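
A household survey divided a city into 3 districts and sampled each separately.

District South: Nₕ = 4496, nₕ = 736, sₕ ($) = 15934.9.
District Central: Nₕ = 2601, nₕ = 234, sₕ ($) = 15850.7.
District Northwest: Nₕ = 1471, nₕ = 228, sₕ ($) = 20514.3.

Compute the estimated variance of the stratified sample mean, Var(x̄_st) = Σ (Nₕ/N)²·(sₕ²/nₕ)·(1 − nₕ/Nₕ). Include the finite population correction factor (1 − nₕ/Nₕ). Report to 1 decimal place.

N = 8568. Term for each stratum: Wₕ²sₕ²/nₕ·(1−nₕ/Nₕ).
Var(x̄_st) = 79446.7439 + 90045.2337 + 45973.0634 = 215465.0410 → 215465.0.

215465.0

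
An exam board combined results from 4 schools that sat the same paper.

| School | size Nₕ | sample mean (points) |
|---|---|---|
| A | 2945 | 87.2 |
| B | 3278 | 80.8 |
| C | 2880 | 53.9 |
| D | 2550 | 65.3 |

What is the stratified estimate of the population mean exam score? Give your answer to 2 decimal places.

72.38

x̄_st = (Σ Nₕx̄ₕ) / (Σ Nₕ) = (2945·87.2 + 3278·80.8 + 2880·53.9 + 2550·65.3) / 11653
= 843413.4 / 11653 = 72.3774... → 72.38.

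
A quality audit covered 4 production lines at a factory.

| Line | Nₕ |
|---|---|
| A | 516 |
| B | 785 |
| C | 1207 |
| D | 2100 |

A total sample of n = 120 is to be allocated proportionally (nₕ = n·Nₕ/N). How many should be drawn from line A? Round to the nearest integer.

Share of line A = 516/4608 = 0.11198.
Allocate 120 × 0.11198 = 13.438... → 13.

13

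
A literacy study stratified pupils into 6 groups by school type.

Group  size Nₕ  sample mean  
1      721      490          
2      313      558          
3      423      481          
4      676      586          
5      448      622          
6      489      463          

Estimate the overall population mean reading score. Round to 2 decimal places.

531.79

N = 3070; weights Wₕ = Nₕ/N = (0.2349, 0.1020, 0.1378, 0.2202, 0.1459, 0.1593).
x̄_st = Σ Wₕ·x̄ₕ = 0.2349·490 + 0.1020·558 + 0.1378·481 + 0.2202·586 + 0.1459·622 + 0.1593·463 ≈ 531.7935...
→ 531.79.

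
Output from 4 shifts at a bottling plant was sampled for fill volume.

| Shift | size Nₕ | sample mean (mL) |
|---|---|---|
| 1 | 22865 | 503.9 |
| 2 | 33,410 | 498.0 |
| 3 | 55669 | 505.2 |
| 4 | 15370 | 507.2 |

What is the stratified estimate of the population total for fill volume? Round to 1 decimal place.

Population total = Σ Nₕ·x̄ₕ (each stratum's size times its mean).
22865·503.9 + 33410·498.0 + 55669·505.2 + 15370·507.2 = 11521673.5 + 16638180 + 28123978.8 + 7795664 = 64079496.3.

64079496.3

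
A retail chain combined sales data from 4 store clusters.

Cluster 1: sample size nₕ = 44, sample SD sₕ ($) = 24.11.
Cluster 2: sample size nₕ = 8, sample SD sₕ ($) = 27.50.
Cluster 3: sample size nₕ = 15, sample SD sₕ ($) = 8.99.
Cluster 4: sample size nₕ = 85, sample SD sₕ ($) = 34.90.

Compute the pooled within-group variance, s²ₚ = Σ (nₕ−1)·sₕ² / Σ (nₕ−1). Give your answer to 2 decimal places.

1: (44−1)·24.11² = 43·581.2921 = 24995.5603
2: (8−1)·27.50² = 7·756.25 = 5293.75
3: (15−1)·8.99² = 14·80.8201 = 1131.4814
4: (85−1)·34.90² = 84·1218.01 = 102312.84
Numerator = 133733.6317; denominator = Σ(nₕ−1) = 148.
s²ₚ = 133733.6317/148 = 903.6056... → 903.61.

903.61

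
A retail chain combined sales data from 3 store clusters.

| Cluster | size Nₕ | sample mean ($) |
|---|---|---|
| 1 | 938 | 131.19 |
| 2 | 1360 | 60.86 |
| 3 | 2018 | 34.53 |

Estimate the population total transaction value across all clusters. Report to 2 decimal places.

1: 938·131.19 = 123056.22
2: 1360·60.86 = 82769.6
3: 2018·34.53 = 69681.54
τ̂ = Σ Nₕx̄ₕ = 275507.36.

275507.36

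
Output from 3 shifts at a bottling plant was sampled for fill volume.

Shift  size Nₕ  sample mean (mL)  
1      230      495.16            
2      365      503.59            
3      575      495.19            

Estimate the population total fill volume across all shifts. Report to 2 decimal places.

582431.40

1: 230·495.16 = 113886.8
2: 365·503.59 = 183810.35
3: 575·495.19 = 284734.25
τ̂ = Σ Nₕx̄ₕ = 582431.40.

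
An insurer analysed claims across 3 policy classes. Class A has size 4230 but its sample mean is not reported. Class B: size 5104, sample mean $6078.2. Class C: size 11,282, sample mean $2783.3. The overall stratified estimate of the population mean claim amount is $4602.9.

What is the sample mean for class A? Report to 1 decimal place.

7675.9

N = 4230 + 5104 + 11282 = 20616.
Overall total = μ·N = 4602.9·20616 = 94893386.4.
Subtract the known strata: 5104·6078.2 + 11282·2783.3 = 62424323.4.
Remaining total for class A: 94893386.4 − 62424323.4 = 32469063.
Divide by its size: 32469063 / 4230 = 7675.901... → 7675.9.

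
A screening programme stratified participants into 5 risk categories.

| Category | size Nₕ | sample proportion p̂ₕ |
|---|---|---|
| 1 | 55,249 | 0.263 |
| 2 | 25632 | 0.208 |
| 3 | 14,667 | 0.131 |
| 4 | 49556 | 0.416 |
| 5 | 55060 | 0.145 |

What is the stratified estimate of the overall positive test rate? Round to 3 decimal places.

N = 55249 + 25632 + 14667 + 49556 + 55060 = 200164.
Overall proportion = Σ (Nₕ/N)·p̂ₕ.
Σ Nₕp̂ₕ = 14530.487 + 5331.456 + 1921.377 + 20615.296 + 7983.7 = 50382.316.
50382.316 / 200164 = 0.25171... → 0.252.

0.252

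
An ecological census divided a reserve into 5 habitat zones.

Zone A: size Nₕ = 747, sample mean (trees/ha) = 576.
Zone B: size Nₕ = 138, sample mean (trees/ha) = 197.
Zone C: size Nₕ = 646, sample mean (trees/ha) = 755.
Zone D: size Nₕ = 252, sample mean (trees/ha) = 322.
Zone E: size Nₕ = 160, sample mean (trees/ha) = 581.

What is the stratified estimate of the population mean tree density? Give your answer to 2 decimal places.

576.06

N = 1943; weights Wₕ = Nₕ/N = (0.3845, 0.0710, 0.3325, 0.1297, 0.0823).
x̄_st = Σ Wₕ·x̄ₕ = 0.3845·576 + 0.0710·197 + 0.3325·755 + 0.1297·322 + 0.0823·581 ≈ 576.0638...
→ 576.06.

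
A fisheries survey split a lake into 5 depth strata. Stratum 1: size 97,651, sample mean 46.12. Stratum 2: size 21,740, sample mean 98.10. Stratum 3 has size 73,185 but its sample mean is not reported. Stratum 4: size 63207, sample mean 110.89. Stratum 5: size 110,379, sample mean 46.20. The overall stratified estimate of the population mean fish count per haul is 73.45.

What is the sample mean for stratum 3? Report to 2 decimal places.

N = 97651 + 21740 + 73185 + 63207 + 110379 = 366162.
Overall total = μ·N = 73.45·366162 = 26894598.9.
Subtract the known strata: 97651·46.12 + 21740·98.10 + 63207·110.89 + 110379·46.20 = 18744892.15.
Remaining total for stratum 3: 26894598.9 − 18744892.15 = 8149706.75.
Divide by its size: 8149706.75 / 73185 = 111.3576... → 111.36.

111.36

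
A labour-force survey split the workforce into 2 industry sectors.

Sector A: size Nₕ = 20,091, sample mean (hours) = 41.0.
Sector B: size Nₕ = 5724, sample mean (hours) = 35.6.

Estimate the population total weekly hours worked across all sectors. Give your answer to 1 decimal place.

1027505.4

A: 20091·41.0 = 823731
B: 5724·35.6 = 203774.4
τ̂ = Σ Nₕx̄ₕ = 1027505.4.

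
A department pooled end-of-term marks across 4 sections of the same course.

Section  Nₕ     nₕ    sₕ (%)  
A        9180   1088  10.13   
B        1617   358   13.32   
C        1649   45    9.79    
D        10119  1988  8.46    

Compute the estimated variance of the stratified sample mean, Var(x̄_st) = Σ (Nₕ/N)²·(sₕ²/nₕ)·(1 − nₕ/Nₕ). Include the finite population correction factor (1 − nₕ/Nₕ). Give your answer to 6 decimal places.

N = 22565; Wₕ = Nₕ/N.
section A: (9180/22565)²·10.13²/1088·(1 − 1088/9180) = 0.013759982
section B: (1617/22565)²·13.32²/358·(1 − 358/1617) = 0.001981484
section C: (1649/22565)²·9.79²/45·(1 − 45/1649) = 0.011063874
section D: (10119/22565)²·8.46²/1988·(1 − 1988/10119) = 0.005817484
Sum = 0.032622824 → 0.032623.

0.032623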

========================

> [Task statement] Within the material above, extract exactly the lines that start at the line containing "2018 | 34.53 |" and stop after the line containing "Output from 3", and only those.

> [Exercise solution]
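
| 3 | 2018 | 34.53 |

Estimate the population total transaction value across all clusters. Report to 2 decimal places.

1: 938·131.19 = 123056.22
2: 1360·60.86 = 82769.6
3: 2018·34.53 = 69681.54
τ̂ = Σ Nₕx̄ₕ = 275507.36.

275507.36

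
Output from 3 shifts at a bottling plant was sampled for fill volume.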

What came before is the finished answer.